What the task requires -
Exactly as they stand, set down all of the records again.
+ + +
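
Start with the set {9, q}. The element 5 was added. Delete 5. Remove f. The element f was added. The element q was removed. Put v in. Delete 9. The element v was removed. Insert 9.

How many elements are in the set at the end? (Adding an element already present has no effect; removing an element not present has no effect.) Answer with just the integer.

Answer: 2

Derivation:
Tracking the set through each operation:
Start: {9, q}
Event 1 (add 5): added. Set: {5, 9, q}
Event 2 (remove 5): removed. Set: {9, q}
Event 3 (remove f): not present, no change. Set: {9, q}
Event 4 (add f): added. Set: {9, f, q}
Event 5 (remove q): removed. Set: {9, f}
Event 6 (add v): added. Set: {9, f, v}
Event 7 (remove 9): removed. Set: {f, v}
Event 8 (remove v): removed. Set: {f}
Event 9 (add 9): added. Set: {9, f}

Final set: {9, f} (size 2)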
+ + +
Result of this task -
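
Start with the set {9, q}. The element 5 was added. Delete 5. Remove f. The element f was added. The element q was removed. Put v in. Delete 9. The element v was removed. Insert 9.

How many elements are in the set at the end? (Adding an element already present has no effect; removing an element not present has no effect.) Answer with just the integer.

Answer: 2

Derivation:
Tracking the set through each operation:
Start: {9, q}
Event 1 (add 5): added. Set: {5, 9, q}
Event 2 (remove 5): removed. Set: {9, q}
Event 3 (remove f): not present, no change. Set: {9, q}
Event 4 (add f): added. Set: {9, f, q}
Event 5 (remove q): removed. Set: {9, f}
Event 6 (add v): added. Set: {9, f, v}
Event 7 (remove 9): removed. Set: {f, v}
Event 8 (remove v): removed. Set: {f}
Event 9 (add 9): added. Set: {9, f}

Final set: {9, f} (size 2)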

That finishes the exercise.